ACTION ITEM:
Nothing but the lines from the one containing "lag 7: -0.07" through the end of the entries below should be set down, each exactly as written.

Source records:
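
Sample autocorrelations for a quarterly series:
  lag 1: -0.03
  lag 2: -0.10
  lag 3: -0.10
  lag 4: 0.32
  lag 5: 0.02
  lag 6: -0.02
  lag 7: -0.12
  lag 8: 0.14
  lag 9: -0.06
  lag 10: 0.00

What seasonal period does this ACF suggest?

4

The largest autocorrelation is r_4 = 0.32; the remaining lags stay at or below 0.14.
The dominant spike at lag 4 indicates a seasonal period of 4.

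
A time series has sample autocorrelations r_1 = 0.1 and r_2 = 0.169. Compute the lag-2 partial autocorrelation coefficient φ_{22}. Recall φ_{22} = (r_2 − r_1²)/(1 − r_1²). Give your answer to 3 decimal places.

φ_{22} = (r_2 − r_1²) / (1 − r_1²)
r_1² = (0.1)² = 0.01
Numerator = 0.169 − 0.0100 = 0.1590; denominator = 1 − 0.0100 = 0.9900
φ_{22} = 0.1590 / 0.9900 = 0.161

0.161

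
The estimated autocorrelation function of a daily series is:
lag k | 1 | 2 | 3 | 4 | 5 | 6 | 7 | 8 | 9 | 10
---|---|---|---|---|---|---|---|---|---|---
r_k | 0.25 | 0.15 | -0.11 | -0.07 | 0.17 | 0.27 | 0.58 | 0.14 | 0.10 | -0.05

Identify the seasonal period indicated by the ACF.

The largest autocorrelation is r_7 = 0.58; the remaining lags stay at or below 0.27. The elevated value at lag 1 (0.25), dropping to 0.15 at lag 2, reflects decaying short-term dependence rather than seasonality.
The dominant spike at lag 7 indicates a seasonal period of 7.

7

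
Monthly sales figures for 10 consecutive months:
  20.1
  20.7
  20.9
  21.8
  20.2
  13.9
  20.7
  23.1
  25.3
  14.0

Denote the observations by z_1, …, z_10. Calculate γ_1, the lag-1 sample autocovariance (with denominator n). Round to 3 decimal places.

-1.648

Mean z̄ = (20.1 + 20.7 + 20.9 + 21.8 + 20.2 + 13.9 + 20.7 + 23.1 + 25.3 + 14.0)/10 = 20.0700
Σ_{t=1}^{9}(z_t−z̄)(z_{t+1}−z̄) = -16.4769
γ_1 = -16.4769 / 10 = -1.648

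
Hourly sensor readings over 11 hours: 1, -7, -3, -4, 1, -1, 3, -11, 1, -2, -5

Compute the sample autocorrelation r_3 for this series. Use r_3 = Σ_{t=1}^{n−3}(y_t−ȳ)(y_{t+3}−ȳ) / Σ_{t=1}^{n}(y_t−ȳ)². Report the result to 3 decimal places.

-0.179

Mean ȳ = (1 − 7 − 3 − 4 + 1 − 1 + 3 − 11 + 1 − 2 − 5)/11 = -2.4545
Numerator Σ_{t=1}^{8}(y_t−ȳ)(y_{t+3}−ȳ) = -30.5289
Denominator Σ(y_t−ȳ)² = 170.7273
r_3 = -30.5289 / 170.7273 = -0.179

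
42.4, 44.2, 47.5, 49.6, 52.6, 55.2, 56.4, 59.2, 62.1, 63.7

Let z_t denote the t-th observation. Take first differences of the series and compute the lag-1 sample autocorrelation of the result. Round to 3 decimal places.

First differences Δz: 1.8, 3.3, 2.1, 3.0, 2.6, 1.2, 2.8, 2.9, 1.6
Mean of differences = 2.3667
Numerator Σ(Δz_t−Δz̄)(Δz_{t+1}−Δz̄) = -1.7544
Denominator Σ(Δz_t−Δz̄)² = 4.1400
r_1(Δz) = -1.7544 / 4.1400 = -0.424

-0.424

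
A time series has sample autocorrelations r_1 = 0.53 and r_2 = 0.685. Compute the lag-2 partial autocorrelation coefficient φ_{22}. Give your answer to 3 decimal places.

0.562

φ_{22} = (r_2 − r_1²) / (1 − r_1²)
r_1² = (0.53)² = 0.2809
Numerator = 0.685 − 0.2809 = 0.4041; denominator = 1 − 0.2809 = 0.7191
φ_{22} = 0.4041 / 0.7191 = 0.562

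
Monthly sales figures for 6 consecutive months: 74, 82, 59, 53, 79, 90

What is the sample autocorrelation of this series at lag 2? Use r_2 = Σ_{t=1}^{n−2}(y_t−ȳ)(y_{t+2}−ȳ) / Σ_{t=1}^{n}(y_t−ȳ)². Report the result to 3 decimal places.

Mean ȳ = (74 + 82 + 59 + 53 + 79 + 90)/6 = 72.8333
Σ(y_t−ȳ)(y_{t+2}−ȳ) = (-16.1389) + (-181.8056) + (-85.3056) + (-340.4722) = -623.7222
Denominator Σ(y_t−ȳ)² = 1002.8333
r_2 = -623.7222 / 1002.8333 = -0.622

-0.622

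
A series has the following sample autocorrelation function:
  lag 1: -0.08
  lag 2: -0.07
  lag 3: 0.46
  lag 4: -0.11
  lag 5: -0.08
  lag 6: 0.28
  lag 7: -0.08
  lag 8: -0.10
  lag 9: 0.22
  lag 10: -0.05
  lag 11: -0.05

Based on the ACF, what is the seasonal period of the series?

3

The largest autocorrelation is r_3 = 0.46, with weaker echoes at lags 6 (0.28) and 9 (0.22); the remaining lags stay at or below -0.05.
The dominant spike at lag 3 indicates a seasonal period of 3.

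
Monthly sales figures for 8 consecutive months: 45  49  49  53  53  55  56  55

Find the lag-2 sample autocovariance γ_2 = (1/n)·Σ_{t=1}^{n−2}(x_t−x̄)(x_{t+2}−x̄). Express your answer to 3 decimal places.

Mean x̄ = (45 + 49 + 49 + 53 + 53 + 55 + 56 + 55)/8 = 51.8750
Σ_{t=1}^{6}(x_t−x̄)(x_{t+2}−x̄) = 31.2188
γ_2 = 31.2188 / 8 = 3.902

3.902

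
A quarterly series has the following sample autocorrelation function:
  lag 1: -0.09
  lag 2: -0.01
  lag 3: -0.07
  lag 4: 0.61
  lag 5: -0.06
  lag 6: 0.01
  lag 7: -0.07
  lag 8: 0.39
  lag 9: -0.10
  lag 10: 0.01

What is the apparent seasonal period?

The largest autocorrelation is r_4 = 0.61, with a weaker echo at lag 8 (0.39); the remaining lags stay at or below 0.01.
The dominant spike at lag 4 indicates a seasonal period of 4.

4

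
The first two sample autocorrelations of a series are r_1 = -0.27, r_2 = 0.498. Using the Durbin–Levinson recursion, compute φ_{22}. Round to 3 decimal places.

0.459

φ_{22} = (r_2 − r_1²) / (1 − r_1²)
r_1² = (-0.27)² = 0.0729
Numerator = 0.498 − 0.0729 = 0.4251; denominator = 1 − 0.0729 = 0.9271
φ_{22} = 0.4251 / 0.9271 = 0.459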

OUTPUT OF THE EXERCISE:
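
  lag 7: -0.07
  lag 8: 0.39
  lag 9: -0.10
  lag 10: 0.01

What is the apparent seasonal period?

The largest autocorrelation is r_4 = 0.61, with a weaker echo at lag 8 (0.39); the remaining lags stay at or below 0.01.
The dominant spike at lag 4 indicates a seasonal period of 4.

4

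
The first two sample autocorrelations of a series are r_1 = -0.27, r_2 = 0.498. Using the Durbin–Levinson recursion, compute φ_{22}. Round to 3 decimal places.

0.459

φ_{22} = (r_2 − r_1²) / (1 − r_1²)
r_1² = (-0.27)² = 0.0729
Numerator = 0.498 − 0.0729 = 0.4251; denominator = 1 − 0.0729 = 0.9271
φ_{22} = 0.4251 / 0.9271 = 0.459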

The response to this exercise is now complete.